**Aim of the exercise**
Of the entries below, return exactly those lines that fall between the one containing "A signal is sampled at 146" and the one containing "To determine the", the two end lines included.

BEGIN

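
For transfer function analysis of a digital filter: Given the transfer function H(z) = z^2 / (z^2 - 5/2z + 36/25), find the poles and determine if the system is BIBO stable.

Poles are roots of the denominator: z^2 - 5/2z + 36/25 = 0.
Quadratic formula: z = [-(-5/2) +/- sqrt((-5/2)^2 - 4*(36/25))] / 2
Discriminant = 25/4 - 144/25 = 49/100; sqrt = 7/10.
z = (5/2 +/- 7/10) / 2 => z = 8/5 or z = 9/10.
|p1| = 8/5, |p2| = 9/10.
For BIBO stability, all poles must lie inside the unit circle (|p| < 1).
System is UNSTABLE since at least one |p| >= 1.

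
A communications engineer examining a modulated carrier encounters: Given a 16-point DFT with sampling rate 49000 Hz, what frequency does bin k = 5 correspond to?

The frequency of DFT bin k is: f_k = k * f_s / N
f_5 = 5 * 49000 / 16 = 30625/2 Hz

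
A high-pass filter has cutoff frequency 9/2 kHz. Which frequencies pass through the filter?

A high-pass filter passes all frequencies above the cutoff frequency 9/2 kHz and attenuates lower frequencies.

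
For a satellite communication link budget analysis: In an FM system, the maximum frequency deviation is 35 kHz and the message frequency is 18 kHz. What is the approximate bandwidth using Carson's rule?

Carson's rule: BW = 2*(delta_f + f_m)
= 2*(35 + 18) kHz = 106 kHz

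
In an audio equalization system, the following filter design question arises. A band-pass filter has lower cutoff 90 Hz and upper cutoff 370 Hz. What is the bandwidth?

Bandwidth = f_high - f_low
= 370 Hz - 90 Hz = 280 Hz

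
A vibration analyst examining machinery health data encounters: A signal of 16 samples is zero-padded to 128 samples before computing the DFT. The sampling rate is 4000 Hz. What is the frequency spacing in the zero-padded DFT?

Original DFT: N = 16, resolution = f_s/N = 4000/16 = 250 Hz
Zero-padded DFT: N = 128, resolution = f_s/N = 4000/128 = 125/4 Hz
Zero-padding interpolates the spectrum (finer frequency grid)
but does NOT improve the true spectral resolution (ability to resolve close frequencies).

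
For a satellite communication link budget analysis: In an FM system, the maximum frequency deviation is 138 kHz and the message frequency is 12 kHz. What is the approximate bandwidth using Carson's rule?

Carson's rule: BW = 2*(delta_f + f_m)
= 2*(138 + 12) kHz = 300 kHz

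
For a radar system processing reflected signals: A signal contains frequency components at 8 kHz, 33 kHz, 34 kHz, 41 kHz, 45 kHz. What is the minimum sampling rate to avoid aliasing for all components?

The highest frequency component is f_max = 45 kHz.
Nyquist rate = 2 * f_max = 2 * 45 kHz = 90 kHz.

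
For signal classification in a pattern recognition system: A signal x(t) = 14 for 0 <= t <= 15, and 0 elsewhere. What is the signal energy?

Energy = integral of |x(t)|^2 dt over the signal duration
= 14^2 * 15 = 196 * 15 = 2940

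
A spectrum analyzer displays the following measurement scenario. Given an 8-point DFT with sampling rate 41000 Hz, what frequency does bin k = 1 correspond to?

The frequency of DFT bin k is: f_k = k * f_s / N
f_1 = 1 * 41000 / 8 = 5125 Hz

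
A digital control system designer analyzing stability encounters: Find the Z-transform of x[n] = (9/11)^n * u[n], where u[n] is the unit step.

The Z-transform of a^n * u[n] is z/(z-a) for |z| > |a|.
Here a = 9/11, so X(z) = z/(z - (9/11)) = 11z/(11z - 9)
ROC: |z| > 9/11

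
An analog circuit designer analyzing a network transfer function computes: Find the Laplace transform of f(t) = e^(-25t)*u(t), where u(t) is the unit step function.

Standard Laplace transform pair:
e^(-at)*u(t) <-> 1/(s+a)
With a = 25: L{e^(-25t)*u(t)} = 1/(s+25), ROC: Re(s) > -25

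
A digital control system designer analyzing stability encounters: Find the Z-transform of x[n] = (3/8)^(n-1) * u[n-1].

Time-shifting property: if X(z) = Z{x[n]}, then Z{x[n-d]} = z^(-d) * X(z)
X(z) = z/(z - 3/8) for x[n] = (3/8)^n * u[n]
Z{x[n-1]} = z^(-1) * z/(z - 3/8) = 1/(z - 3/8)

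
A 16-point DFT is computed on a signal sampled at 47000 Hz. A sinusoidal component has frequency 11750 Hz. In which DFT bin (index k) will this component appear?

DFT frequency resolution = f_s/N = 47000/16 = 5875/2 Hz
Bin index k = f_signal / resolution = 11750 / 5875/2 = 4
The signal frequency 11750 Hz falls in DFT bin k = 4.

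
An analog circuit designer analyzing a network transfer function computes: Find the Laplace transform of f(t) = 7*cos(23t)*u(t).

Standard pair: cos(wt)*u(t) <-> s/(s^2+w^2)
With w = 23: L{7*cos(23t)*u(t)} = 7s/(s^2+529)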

END
BEGIN

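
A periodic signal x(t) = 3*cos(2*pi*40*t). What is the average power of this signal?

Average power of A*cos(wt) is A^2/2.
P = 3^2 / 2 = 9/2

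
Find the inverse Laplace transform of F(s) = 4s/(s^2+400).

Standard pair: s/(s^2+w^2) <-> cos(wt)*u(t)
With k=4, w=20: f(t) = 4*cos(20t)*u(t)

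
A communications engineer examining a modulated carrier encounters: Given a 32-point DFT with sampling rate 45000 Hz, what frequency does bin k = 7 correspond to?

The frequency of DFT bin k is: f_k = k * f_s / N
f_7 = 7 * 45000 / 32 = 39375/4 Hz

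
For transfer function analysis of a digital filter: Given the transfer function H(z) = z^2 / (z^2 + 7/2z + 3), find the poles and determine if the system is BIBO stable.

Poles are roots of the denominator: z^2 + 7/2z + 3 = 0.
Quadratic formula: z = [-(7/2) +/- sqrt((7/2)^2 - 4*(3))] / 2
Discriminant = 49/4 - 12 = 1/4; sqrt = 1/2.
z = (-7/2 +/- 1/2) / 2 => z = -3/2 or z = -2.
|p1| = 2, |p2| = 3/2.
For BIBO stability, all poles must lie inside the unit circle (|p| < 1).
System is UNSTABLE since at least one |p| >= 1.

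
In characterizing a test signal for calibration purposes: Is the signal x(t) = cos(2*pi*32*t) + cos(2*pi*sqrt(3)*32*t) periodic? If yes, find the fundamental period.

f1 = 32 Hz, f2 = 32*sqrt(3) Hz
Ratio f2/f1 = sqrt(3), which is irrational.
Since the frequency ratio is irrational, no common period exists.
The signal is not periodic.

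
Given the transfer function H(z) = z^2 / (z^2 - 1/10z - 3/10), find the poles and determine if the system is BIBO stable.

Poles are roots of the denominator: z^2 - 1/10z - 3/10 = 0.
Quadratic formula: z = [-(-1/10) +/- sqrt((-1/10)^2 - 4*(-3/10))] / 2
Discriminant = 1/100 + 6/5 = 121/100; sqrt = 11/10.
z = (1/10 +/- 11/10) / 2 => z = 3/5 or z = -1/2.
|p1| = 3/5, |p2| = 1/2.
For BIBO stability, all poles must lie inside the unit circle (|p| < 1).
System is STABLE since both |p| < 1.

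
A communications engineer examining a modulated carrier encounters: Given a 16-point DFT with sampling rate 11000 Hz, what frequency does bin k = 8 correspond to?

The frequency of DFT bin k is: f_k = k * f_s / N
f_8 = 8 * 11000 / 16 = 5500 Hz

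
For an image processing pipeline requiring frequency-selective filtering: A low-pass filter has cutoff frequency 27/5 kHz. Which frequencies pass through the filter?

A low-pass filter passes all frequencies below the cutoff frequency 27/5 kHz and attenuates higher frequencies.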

END
BEGIN

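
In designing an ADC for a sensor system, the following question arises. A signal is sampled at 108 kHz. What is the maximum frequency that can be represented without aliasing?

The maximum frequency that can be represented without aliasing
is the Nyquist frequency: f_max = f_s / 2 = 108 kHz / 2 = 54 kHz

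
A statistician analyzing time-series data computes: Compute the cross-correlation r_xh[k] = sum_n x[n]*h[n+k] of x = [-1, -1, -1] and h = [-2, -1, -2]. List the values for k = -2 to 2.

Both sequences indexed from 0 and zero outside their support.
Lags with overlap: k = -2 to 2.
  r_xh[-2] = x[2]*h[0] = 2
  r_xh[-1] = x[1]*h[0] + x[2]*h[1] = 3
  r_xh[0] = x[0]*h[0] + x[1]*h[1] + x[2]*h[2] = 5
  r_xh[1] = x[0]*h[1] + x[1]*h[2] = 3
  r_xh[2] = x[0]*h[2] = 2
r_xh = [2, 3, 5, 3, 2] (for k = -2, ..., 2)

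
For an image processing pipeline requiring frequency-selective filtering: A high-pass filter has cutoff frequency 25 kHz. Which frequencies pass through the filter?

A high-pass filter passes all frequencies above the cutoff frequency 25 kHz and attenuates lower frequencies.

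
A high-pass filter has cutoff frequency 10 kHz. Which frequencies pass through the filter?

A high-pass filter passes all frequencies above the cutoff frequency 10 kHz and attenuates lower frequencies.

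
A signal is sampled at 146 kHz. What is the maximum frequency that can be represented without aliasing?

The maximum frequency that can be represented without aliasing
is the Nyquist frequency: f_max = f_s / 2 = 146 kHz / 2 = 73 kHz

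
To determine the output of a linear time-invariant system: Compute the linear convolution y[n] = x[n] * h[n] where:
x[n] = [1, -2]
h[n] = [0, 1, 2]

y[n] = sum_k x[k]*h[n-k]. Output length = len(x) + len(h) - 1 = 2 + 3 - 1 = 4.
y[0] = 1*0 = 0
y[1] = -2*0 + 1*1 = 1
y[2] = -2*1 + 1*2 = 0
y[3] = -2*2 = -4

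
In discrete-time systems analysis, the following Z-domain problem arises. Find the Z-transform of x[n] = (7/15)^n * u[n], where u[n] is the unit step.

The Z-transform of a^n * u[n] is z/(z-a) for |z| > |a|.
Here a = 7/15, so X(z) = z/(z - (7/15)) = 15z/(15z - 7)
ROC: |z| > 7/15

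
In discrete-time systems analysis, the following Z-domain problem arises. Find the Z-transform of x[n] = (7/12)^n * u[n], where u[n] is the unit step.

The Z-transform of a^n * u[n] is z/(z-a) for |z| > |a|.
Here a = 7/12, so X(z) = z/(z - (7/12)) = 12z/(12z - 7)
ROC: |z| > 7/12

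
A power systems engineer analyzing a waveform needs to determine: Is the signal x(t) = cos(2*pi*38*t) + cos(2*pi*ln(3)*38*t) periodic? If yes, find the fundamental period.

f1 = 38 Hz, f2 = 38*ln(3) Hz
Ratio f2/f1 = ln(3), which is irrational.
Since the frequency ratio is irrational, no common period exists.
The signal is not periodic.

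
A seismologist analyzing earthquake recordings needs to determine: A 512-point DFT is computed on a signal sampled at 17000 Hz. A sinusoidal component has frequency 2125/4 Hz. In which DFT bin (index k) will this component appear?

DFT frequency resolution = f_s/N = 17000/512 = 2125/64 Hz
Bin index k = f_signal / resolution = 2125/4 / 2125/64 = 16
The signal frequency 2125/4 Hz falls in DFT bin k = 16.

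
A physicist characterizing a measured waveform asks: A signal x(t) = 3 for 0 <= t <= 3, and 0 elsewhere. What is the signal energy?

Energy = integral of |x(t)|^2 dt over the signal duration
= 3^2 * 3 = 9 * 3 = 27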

END

**Solution below**
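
A signal is sampled at 146 kHz. What is the maximum frequency that can be represented without aliasing?

The maximum frequency that can be represented without aliasing
is the Nyquist frequency: f_max = f_s / 2 = 146 kHz / 2 = 73 kHz

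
To determine the output of a linear time-invariant system: Compute the linear convolution y[n] = x[n] * h[n] where: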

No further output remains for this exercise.